··· GIVEN RECORDS

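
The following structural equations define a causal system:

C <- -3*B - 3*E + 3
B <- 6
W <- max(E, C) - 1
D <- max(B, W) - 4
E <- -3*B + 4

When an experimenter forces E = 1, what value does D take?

do(E=1) replaces the equation E <- -3*B + 4 with the constant E = 1.
C = -3*B - 3*E + 3  [with B=6, E=1]  = -18
W = max(E, C) - 1  [with E=1, C=-18]  = 0
D = max(B, W) - 4  [with B=6, W=0]  = 2

2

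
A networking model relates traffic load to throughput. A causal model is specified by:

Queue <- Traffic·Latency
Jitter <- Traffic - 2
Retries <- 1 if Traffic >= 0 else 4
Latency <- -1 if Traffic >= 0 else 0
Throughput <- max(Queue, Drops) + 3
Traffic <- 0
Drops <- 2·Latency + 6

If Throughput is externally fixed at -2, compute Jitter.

Intervening sets Throughput = -2 and removes its equation (Throughput <- max(Queue, Drops) + 3).
Since Jitter is not a descendant of the intervened variable, it is unaffected.
Jitter = Traffic - 2  [with Traffic=0]  = -2

-2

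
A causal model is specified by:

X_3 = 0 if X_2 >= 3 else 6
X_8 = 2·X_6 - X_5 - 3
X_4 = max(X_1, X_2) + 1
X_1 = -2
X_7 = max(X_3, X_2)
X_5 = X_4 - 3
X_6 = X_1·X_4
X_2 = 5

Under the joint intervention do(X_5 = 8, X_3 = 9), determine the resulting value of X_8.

Under do(X_5 = 8, X_3 = 9), each intervened variable's structural equation is replaced by its fixed value.
X_4 = max(X_1, X_2) + 1  [with X_1=-2, X_2=5]  = 6
X_6 = X_1·X_4  [with X_1=-2, X_4=6]  = -12
X_8 = 2·X_6 - X_5 - 3  [with X_6=-12, X_5=8]  = -35

-35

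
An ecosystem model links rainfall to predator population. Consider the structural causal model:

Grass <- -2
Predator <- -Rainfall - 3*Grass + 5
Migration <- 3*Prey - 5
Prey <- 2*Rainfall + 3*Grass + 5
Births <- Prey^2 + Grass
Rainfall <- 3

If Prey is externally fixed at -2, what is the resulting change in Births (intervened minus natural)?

-21

do(Prey=-2) replaces the equation Prey <- 2*Rainfall + 3*Grass + 5 with the constant Prey = -2.
Births = Prey^2 + Grass  [with Prey=-2, Grass=-2]  = 2
Without intervention: Prey = 2*Rainfall + 3*Grass + 5  [with Rainfall=3, Grass=-2]  = 5; Births = Prey^2 + Grass  [with Prey=5, Grass=-2]  = 23.
Change = 2 − 23 = -21.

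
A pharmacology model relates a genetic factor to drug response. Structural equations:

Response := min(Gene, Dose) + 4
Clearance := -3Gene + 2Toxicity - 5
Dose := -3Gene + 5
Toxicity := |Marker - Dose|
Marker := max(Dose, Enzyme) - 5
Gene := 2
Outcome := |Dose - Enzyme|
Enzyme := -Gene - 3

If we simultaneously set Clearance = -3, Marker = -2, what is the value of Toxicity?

1

Setting Clearance = -3, Marker = -2 by intervention discards those variables' equations.
Dose = -3Gene + 5  [with Gene=2]  = -1
Toxicity = |Marker - Dose|  [with Marker=-2, Dose=-1]  = 1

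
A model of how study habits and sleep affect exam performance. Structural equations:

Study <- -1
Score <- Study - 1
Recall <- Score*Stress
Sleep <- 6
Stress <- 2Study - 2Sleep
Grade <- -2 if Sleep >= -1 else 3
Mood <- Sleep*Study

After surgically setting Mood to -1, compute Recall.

The intervention breaks the incoming arrows to Mood: Mood <- Sleep*Study no longer applies, and Mood = -1.
Since Recall is not a descendant of the intervened variable, it is unaffected.
Stress = 2Study - 2Sleep  [with Study=-1, Sleep=6]  = -14
Score = Study - 1  [with Study=-1]  = -2
Recall = Score*Stress  [with Score=-2, Stress=-14]  = 28

28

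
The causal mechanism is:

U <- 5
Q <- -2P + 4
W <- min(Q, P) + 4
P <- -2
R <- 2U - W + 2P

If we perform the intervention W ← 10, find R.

Intervening sets W = 10 and removes its equation (W <- min(Q, P) + 4).
R = 2U - W + 2P  [with U=5, W=10, P=-2]  = -4

-4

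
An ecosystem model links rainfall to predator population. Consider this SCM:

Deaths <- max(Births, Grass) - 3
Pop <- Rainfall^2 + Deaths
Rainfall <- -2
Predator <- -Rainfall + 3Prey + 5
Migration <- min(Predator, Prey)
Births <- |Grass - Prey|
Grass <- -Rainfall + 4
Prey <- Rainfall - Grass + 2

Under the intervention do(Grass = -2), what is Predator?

13

Under do(Grass=-2), the mechanism Grass <- -Rainfall + 4 is discarded; Grass is fixed at -2.
Prey = Rainfall - Grass + 2  [with Rainfall=-2, Grass=-2]  = 2
Predator = -Rainfall + 3Prey + 5  [with Rainfall=-2, Prey=2]  = 13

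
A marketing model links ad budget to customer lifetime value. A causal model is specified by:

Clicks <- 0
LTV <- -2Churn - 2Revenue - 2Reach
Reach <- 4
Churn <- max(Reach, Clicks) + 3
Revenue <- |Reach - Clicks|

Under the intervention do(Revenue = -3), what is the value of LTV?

Intervening sets Revenue = -3 and removes its equation (Revenue <- |Reach - Clicks|).
Churn = max(Reach, Clicks) + 3  [with Reach=4, Clicks=0]  = 7
LTV = -2Churn - 2Revenue - 2Reach  [with Churn=7, Revenue=-3, Reach=4]  = -16

-16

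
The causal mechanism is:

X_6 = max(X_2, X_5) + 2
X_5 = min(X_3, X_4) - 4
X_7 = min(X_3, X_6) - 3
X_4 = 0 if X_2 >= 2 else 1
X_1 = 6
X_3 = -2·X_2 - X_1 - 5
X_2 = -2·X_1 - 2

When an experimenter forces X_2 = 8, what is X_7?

Under do(X_2=8), the mechanism X_2 = -2·X_1 - 2 is discarded; X_2 is fixed at 8.
X_3 = -2·X_2 - X_1 - 5  [with X_2=8, X_1=6]  = -27
X_4 = 0 if X_2 >= 2 else 1  [with X_2=8]  = 0
X_5 = min(X_3, X_4) - 4  [with X_3=-27, X_4=0]  = -31
X_6 = max(X_2, X_5) + 2  [with X_2=8, X_5=-31]  = 10
X_7 = min(X_3, X_6) - 3  [with X_3=-27, X_6=10]  = -30

-30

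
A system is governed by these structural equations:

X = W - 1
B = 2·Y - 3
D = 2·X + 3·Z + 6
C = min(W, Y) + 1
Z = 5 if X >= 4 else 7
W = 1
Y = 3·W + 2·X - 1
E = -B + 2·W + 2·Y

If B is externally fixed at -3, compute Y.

2

Under do(B=-3), the mechanism B = 2·Y - 3 is discarded; B is fixed at -3.
Since Y is not a descendant of the intervened variable, it is unaffected.
X = W - 1  [with W=1]  = 0
Y = 3·W + 2·X - 1  [with W=1, X=0]  = 2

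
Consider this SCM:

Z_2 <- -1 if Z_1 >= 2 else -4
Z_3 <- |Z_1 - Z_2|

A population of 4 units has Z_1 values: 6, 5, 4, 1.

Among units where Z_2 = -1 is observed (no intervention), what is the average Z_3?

6

E[Z_3|Z_2=-1] averages over only the 3 units with Z_2=-1 (Z_1 = 6, 5, 4): Z_3 = 7, 6, 5, mean 6.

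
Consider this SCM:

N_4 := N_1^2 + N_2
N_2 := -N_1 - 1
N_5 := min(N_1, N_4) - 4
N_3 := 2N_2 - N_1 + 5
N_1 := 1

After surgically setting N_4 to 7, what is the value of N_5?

Intervening sets N_4 = 7 and removes its equation (N_4 := N_1^2 + N_2).
N_5 = min(N_1, N_4) - 4  [with N_1=1, N_4=7]  = -3

-3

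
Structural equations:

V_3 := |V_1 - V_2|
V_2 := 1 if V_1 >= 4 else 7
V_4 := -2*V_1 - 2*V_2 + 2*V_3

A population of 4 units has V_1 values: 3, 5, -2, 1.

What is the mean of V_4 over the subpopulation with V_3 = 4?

-8

Observing V_3=4 restricts to units where V_3's equation naturally yields 4: V_1 ∈ {3, 5}. In that subpopulation V_4 = -12, -4, mean -8.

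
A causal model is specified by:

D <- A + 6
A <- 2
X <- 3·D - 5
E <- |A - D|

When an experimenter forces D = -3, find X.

-14

Under do(D=-3), the mechanism D <- A + 6 is discarded; D is fixed at -3.
X = 3·D - 5  [with D=-3]  = -14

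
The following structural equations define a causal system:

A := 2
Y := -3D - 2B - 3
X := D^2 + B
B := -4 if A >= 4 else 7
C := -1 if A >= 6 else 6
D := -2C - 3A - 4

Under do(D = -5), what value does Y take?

Intervening sets D = -5 and removes its equation (D := -2C - 3A - 4).
B = -4 if A >= 4 else 7  [with A=2]  = 7
Y = -3D - 2B - 3  [with D=-5, B=7]  = -2

-2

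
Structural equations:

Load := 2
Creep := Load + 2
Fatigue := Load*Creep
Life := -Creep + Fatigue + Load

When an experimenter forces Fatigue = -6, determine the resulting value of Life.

The intervention breaks the incoming arrows to Fatigue: Fatigue := Load*Creep no longer applies, and Fatigue = -6.
Creep = Load + 2  [with Load=2]  = 4
Life = -Creep + Fatigue + Load  [with Creep=4, Fatigue=-6, Load=2]  = -8

-8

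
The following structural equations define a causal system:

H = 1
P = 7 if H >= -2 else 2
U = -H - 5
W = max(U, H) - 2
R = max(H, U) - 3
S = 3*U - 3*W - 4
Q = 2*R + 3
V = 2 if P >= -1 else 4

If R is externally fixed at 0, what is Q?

3

Under do(R=0), the mechanism R = max(H, U) - 3 is discarded; R is fixed at 0.
Q = 2*R + 3  [with R=0]  = 3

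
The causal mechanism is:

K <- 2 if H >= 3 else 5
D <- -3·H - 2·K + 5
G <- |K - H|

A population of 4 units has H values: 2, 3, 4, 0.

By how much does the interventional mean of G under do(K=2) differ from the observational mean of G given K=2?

The intervention sets K=2 in all 4 units regardless of H. Recomputing G per unit gives 0, 1, 2, 2; average 1.25.
Conditioning on K=2 selects the 2 unit(s) with H ∈ {3, 4}. Their G values: 1, 2. Mean = 1.5.
Difference = 1.25 − 1.5 = -0.25.

-0.25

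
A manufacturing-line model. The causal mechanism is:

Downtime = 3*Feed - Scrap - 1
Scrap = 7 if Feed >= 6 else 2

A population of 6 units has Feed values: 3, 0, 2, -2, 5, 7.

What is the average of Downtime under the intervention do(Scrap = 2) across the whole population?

Under do(Scrap=2), Scrap's equation is replaced by Scrap=2 for every unit. Per-unit Downtime: 6, -3, 3, -9, 12, 18. Mean = 4.5.

4.5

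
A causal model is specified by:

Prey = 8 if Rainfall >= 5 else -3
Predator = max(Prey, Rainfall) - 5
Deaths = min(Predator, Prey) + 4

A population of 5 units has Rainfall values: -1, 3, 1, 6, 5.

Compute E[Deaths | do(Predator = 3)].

Under do(Predator=3), Predator's equation is replaced by Predator=3 for every unit. Per-unit Deaths: 1, 1, 1, 7, 7. Mean = 3.4.

3.4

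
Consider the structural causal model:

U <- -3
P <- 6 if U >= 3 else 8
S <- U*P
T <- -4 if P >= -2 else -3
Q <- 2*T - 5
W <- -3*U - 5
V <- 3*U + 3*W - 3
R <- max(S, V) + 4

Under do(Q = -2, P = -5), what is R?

Under do(Q = -2, P = -5), each intervened variable's structural equation is replaced by its fixed value.
S = U*P  [with U=-3, P=-5]  = 15
W = -3*U - 5  [with U=-3]  = 4
V = 3*U + 3*W - 3  [with U=-3, W=4]  = 0
R = max(S, V) + 4  [with S=15, V=0]  = 19

19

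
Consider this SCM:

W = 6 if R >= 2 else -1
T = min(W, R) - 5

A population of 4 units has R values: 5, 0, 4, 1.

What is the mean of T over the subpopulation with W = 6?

Observing W=6 restricts to units where W's equation naturally yields 6: R ∈ {5, 4}. In that subpopulation T = 0, -1, mean -0.5.

-0.5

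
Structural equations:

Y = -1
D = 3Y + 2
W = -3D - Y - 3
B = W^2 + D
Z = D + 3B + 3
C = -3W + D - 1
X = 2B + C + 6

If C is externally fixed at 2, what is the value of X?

8

Intervening sets C = 2 and removes its equation (C = -3W + D - 1).
D = 3Y + 2  [with Y=-1]  = -1
W = -3D - Y - 3  [with D=-1, Y=-1]  = 1
B = W^2 + D  [with W=1, D=-1]  = 0
X = 2B + C + 6  [with B=0, C=2]  = 8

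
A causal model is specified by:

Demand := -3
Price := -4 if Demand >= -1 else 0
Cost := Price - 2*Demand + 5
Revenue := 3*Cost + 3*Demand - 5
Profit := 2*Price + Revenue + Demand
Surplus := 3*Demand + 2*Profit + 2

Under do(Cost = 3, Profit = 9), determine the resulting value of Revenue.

The joint intervention fixes Cost = 3, Profit = 9, removing each variable's own equation.
Revenue = 3*Cost + 3*Demand - 5  [with Cost=3, Demand=-3]  = -5

-5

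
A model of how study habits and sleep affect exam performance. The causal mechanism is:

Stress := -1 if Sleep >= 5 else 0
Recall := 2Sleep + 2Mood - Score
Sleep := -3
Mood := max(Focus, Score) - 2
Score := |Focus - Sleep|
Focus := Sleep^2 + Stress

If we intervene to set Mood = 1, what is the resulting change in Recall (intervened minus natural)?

-18

The intervention breaks the incoming arrows to Mood: Mood := max(Focus, Score) - 2 no longer applies, and Mood = 1.
Stress = -1 if Sleep >= 5 else 0  [with Sleep=-3]  = 0
Focus = Sleep^2 + Stress  [with Sleep=-3, Stress=0]  = 9
Score = |Focus - Sleep|  [with Focus=9, Sleep=-3]  = 12
Recall = 2Sleep + 2Mood - Score  [with Sleep=-3, Mood=1, Score=12]  = -16
Without intervention: Stress = -1 if Sleep >= 5 else 0  [with Sleep=-3]  = 0; Focus = Sleep^2 + Stress  [with Sleep=-3, Stress=0]  = 9; Score = |Focus - Sleep|  [with Focus=9, Sleep=-3]  = 12; Mood = max(Focus, Score) - 2  [with Focus=9, Score=12]  = 10; Recall = 2Sleep + 2Mood - Score  [with Sleep=-3, Mood=10, Score=12]  = 2.
Change = -16 − 2 = -18.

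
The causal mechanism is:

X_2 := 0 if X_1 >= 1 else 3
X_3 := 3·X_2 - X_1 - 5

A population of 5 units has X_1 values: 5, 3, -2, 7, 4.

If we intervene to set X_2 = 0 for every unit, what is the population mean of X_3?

The intervention sets X_2=0 in all 5 units regardless of X_1. Recomputing X_3 per unit gives -10, -8, -3, -12, -9; average -8.4.

-8.4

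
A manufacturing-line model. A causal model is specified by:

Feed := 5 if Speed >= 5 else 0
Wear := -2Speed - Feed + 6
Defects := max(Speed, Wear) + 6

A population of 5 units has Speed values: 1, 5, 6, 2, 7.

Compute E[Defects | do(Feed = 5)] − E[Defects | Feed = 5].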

······

-- ACTIVITY --
Print the listing above from its first line through the line with "Drops <- 2·Latency + 6", and stop there.

-- REPLY --
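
The following structural equations define a causal system:

C <- -3*B - 3*E + 3
B <- 6
W <- max(E, C) - 1
D <- max(B, W) - 4
E <- -3*B + 4

When an experimenter forces E = 1, what value does D take?

do(E=1) replaces the equation E <- -3*B + 4 with the constant E = 1.
C = -3*B - 3*E + 3  [with B=6, E=1]  = -18
W = max(E, C) - 1  [with E=1, C=-18]  = 0
D = max(B, W) - 4  [with B=6, W=0]  = 2

2

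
A networking model relates traffic load to throughput. A causal model is specified by:

Queue <- Traffic·Latency
Jitter <- Traffic - 2
Retries <- 1 if Traffic >= 0 else 4
Latency <- -1 if Traffic >= 0 else 0
Throughput <- max(Queue, Drops) + 3
Traffic <- 0
Drops <- 2·Latency + 6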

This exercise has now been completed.